Source material —

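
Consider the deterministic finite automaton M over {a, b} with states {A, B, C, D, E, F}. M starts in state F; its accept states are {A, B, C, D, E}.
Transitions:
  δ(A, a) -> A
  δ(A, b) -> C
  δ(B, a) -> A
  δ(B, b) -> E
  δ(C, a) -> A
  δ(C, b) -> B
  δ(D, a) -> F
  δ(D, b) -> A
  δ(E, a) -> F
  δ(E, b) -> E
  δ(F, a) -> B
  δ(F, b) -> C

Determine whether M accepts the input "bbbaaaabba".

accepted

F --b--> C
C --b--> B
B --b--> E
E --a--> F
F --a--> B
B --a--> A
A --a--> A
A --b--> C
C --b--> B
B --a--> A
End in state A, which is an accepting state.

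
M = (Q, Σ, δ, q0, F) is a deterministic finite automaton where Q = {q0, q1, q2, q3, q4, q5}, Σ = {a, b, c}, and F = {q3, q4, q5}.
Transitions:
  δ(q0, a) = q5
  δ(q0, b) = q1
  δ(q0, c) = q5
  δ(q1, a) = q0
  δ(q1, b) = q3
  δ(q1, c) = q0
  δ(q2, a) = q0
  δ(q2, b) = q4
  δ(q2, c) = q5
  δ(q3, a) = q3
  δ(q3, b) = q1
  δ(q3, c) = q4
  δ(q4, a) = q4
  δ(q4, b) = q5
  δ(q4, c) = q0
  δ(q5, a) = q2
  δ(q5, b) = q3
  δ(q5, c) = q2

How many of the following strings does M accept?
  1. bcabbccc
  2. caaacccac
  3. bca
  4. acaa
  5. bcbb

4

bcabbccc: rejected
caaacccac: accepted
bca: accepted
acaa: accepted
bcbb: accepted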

---

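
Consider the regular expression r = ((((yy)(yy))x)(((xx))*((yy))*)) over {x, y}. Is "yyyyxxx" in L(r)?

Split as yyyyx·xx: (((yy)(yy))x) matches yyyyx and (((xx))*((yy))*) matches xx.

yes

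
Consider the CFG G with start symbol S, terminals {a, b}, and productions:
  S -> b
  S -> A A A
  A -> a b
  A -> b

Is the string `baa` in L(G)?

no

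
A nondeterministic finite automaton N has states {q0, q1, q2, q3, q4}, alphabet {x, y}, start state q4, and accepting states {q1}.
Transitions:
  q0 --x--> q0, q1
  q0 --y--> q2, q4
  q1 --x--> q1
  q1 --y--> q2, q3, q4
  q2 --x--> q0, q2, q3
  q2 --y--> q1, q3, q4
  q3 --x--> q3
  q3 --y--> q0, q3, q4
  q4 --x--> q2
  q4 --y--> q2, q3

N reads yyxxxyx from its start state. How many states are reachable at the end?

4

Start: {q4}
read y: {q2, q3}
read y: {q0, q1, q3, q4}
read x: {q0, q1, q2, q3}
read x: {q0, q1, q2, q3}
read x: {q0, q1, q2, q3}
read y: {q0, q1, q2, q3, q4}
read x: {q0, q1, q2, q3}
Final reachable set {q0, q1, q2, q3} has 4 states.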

Action item —
This exercise requires the lines of the entries containing the string "finite".

Result below —
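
Consider the deterministic finite automaton M over {a, b} with states {A, B, C, D, E, F}. M starts in state F; its accept states are {A, B, C, D, E}.
M = (Q, Σ, δ, q0, F) is a deterministic finite automaton where Q = {q0, q1, q2, q3, q4, q5}, Σ = {a, b, c}, and F = {q3, q4, q5}.
A nondeterministic finite automaton N has states {q0, q1, q2, q3, q4}, alphabet {x, y}, start state q4, and accepting states {q1}.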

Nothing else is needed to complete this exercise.